Problem to solve
Output the data that follows exactly, line for line.

*** Begin section ***

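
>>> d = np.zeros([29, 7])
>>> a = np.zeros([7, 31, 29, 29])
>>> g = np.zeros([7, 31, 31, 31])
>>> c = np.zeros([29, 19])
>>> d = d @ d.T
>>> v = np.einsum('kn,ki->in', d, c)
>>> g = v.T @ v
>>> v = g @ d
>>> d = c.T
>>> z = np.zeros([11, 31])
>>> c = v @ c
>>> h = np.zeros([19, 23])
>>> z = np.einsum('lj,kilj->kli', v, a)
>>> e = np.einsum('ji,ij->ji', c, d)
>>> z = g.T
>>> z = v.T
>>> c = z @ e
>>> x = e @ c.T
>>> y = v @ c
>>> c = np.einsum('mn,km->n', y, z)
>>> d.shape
(19, 29)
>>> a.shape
(7, 31, 29, 29)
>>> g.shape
(29, 29)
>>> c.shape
(19,)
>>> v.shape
(29, 29)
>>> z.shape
(29, 29)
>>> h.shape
(19, 23)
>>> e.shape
(29, 19)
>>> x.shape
(29, 29)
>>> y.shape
(29, 19)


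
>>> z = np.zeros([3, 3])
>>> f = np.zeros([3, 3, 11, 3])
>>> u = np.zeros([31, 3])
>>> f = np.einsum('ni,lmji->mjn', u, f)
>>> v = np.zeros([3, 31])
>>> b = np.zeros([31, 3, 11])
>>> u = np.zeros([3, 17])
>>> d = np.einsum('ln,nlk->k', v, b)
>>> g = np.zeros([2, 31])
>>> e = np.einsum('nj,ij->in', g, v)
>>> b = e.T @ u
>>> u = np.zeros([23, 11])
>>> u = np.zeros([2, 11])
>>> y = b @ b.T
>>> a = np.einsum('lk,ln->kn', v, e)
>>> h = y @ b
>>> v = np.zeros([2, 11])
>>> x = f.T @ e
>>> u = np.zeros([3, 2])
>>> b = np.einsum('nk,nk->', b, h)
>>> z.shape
(3, 3)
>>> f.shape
(3, 11, 31)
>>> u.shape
(3, 2)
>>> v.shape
(2, 11)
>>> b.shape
()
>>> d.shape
(11,)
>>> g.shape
(2, 31)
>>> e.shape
(3, 2)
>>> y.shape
(2, 2)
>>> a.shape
(31, 2)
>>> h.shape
(2, 17)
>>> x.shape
(31, 11, 2)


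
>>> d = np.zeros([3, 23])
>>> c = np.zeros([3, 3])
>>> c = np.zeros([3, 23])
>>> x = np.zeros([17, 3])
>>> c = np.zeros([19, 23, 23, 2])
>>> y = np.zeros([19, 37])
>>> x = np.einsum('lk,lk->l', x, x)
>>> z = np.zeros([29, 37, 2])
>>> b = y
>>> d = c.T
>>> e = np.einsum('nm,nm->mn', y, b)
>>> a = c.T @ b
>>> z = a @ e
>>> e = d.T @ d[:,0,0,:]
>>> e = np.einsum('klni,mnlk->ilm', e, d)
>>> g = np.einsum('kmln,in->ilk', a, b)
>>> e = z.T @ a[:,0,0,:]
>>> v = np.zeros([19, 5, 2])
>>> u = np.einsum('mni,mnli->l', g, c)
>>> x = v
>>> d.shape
(2, 23, 23, 19)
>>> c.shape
(19, 23, 23, 2)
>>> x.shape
(19, 5, 2)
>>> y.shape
(19, 37)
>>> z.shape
(2, 23, 23, 19)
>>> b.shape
(19, 37)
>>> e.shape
(19, 23, 23, 37)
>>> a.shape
(2, 23, 23, 37)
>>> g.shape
(19, 23, 2)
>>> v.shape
(19, 5, 2)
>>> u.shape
(23,)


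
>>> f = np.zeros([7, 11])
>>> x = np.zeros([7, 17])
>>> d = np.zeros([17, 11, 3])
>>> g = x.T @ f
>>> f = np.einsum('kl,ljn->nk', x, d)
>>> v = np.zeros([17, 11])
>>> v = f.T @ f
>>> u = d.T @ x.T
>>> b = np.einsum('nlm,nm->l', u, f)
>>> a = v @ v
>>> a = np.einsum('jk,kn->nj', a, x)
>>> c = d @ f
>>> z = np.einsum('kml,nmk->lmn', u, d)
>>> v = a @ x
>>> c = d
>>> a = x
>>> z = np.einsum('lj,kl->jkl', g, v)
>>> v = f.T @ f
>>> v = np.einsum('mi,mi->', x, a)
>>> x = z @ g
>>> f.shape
(3, 7)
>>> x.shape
(11, 17, 11)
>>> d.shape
(17, 11, 3)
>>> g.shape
(17, 11)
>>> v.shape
()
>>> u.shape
(3, 11, 7)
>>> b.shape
(11,)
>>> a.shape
(7, 17)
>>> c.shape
(17, 11, 3)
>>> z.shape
(11, 17, 17)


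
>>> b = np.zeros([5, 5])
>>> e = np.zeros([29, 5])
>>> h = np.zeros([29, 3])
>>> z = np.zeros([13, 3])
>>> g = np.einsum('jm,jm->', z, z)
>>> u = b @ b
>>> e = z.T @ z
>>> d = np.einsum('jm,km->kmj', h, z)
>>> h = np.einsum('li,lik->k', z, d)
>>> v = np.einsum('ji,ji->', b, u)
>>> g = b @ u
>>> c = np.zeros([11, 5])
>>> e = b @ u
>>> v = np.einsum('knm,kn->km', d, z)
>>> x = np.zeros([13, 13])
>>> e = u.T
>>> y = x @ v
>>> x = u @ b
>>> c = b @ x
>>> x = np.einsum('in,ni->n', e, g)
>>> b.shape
(5, 5)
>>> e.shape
(5, 5)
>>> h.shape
(29,)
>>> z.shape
(13, 3)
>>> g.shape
(5, 5)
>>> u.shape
(5, 5)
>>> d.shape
(13, 3, 29)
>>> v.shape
(13, 29)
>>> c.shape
(5, 5)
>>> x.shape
(5,)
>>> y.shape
(13, 29)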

*** End section ***

Exercise output
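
>>> d = np.zeros([29, 7])
>>> a = np.zeros([7, 31, 29, 29])
>>> g = np.zeros([7, 31, 31, 31])
>>> c = np.zeros([29, 19])
>>> d = d @ d.T
>>> v = np.einsum('kn,ki->in', d, c)
>>> g = v.T @ v
>>> v = g @ d
>>> d = c.T
>>> z = np.zeros([11, 31])
>>> c = v @ c
>>> h = np.zeros([19, 23])
>>> z = np.einsum('lj,kilj->kli', v, a)
>>> e = np.einsum('ji,ij->ji', c, d)
>>> z = g.T
>>> z = v.T
>>> c = z @ e
>>> x = e @ c.T
>>> y = v @ c
>>> c = np.einsum('mn,km->n', y, z)
>>> d.shape
(19, 29)
>>> a.shape
(7, 31, 29, 29)
>>> g.shape
(29, 29)
>>> c.shape
(19,)
>>> v.shape
(29, 29)
>>> z.shape
(29, 29)
>>> h.shape
(19, 23)
>>> e.shape
(29, 19)
>>> x.shape
(29, 29)
>>> y.shape
(29, 19)


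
>>> z = np.zeros([3, 3])
>>> f = np.zeros([3, 3, 11, 3])
>>> u = np.zeros([31, 3])
>>> f = np.einsum('ni,lmji->mjn', u, f)
>>> v = np.zeros([3, 31])
>>> b = np.zeros([31, 3, 11])
>>> u = np.zeros([3, 17])
>>> d = np.einsum('ln,nlk->k', v, b)
>>> g = np.zeros([2, 31])
>>> e = np.einsum('nj,ij->in', g, v)
>>> b = e.T @ u
>>> u = np.zeros([23, 11])
>>> u = np.zeros([2, 11])
>>> y = b @ b.T
>>> a = np.einsum('lk,ln->kn', v, e)
>>> h = y @ b
>>> v = np.zeros([2, 11])
>>> x = f.T @ e
>>> u = np.zeros([3, 2])
>>> b = np.einsum('nk,nk->', b, h)
>>> z.shape
(3, 3)
>>> f.shape
(3, 11, 31)
>>> u.shape
(3, 2)
>>> v.shape
(2, 11)
>>> b.shape
()
>>> d.shape
(11,)
>>> g.shape
(2, 31)
>>> e.shape
(3, 2)
>>> y.shape
(2, 2)
>>> a.shape
(31, 2)
>>> h.shape
(2, 17)
>>> x.shape
(31, 11, 2)


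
>>> d = np.zeros([3, 23])
>>> c = np.zeros([3, 3])
>>> c = np.zeros([3, 23])
>>> x = np.zeros([17, 3])
>>> c = np.zeros([19, 23, 23, 2])
>>> y = np.zeros([19, 37])
>>> x = np.einsum('lk,lk->l', x, x)
>>> z = np.zeros([29, 37, 2])
>>> b = y
>>> d = c.T
>>> e = np.einsum('nm,nm->mn', y, b)
>>> a = c.T @ b
>>> z = a @ e
>>> e = d.T @ d[:,0,0,:]
>>> e = np.einsum('klni,mnlk->ilm', e, d)
>>> g = np.einsum('kmln,in->ilk', a, b)
>>> e = z.T @ a[:,0,0,:]
>>> v = np.zeros([19, 5, 2])
>>> u = np.einsum('mni,mnli->l', g, c)
>>> x = v
>>> d.shape
(2, 23, 23, 19)
>>> c.shape
(19, 23, 23, 2)
>>> x.shape
(19, 5, 2)
>>> y.shape
(19, 37)
>>> z.shape
(2, 23, 23, 19)
>>> b.shape
(19, 37)
>>> e.shape
(19, 23, 23, 37)
>>> a.shape
(2, 23, 23, 37)
>>> g.shape
(19, 23, 2)
>>> v.shape
(19, 5, 2)
>>> u.shape
(23,)


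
>>> f = np.zeros([7, 11])
>>> x = np.zeros([7, 17])
>>> d = np.zeros([17, 11, 3])
>>> g = x.T @ f
>>> f = np.einsum('kl,ljn->nk', x, d)
>>> v = np.zeros([17, 11])
>>> v = f.T @ f
>>> u = d.T @ x.T
>>> b = np.einsum('nlm,nm->l', u, f)
>>> a = v @ v
>>> a = np.einsum('jk,kn->nj', a, x)
>>> c = d @ f
>>> z = np.einsum('kml,nmk->lmn', u, d)
>>> v = a @ x
>>> c = d
>>> a = x
>>> z = np.einsum('lj,kl->jkl', g, v)
>>> v = f.T @ f
>>> v = np.einsum('mi,mi->', x, a)
>>> x = z @ g
>>> f.shape
(3, 7)
>>> x.shape
(11, 17, 11)
>>> d.shape
(17, 11, 3)
>>> g.shape
(17, 11)
>>> v.shape
()
>>> u.shape
(3, 11, 7)
>>> b.shape
(11,)
>>> a.shape
(7, 17)
>>> c.shape
(17, 11, 3)
>>> z.shape
(11, 17, 17)


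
>>> b = np.zeros([5, 5])
>>> e = np.zeros([29, 5])
>>> h = np.zeros([29, 3])
>>> z = np.zeros([13, 3])
>>> g = np.einsum('jm,jm->', z, z)
>>> u = b @ b
>>> e = z.T @ z
>>> d = np.einsum('jm,km->kmj', h, z)
>>> h = np.einsum('li,lik->k', z, d)
>>> v = np.einsum('ji,ji->', b, u)
>>> g = b @ u
>>> c = np.zeros([11, 5])
>>> e = b @ u
>>> v = np.einsum('knm,kn->km', d, z)
>>> x = np.zeros([13, 13])
>>> e = u.T
>>> y = x @ v
>>> x = u @ b
>>> c = b @ x
>>> x = np.einsum('in,ni->n', e, g)
>>> b.shape
(5, 5)
>>> e.shape
(5, 5)
>>> h.shape
(29,)
>>> z.shape
(13, 3)
>>> g.shape
(5, 5)
>>> u.shape
(5, 5)
>>> d.shape
(13, 3, 29)
>>> v.shape
(13, 29)
>>> c.shape
(5, 5)
>>> x.shape
(5,)
>>> y.shape
(13, 29)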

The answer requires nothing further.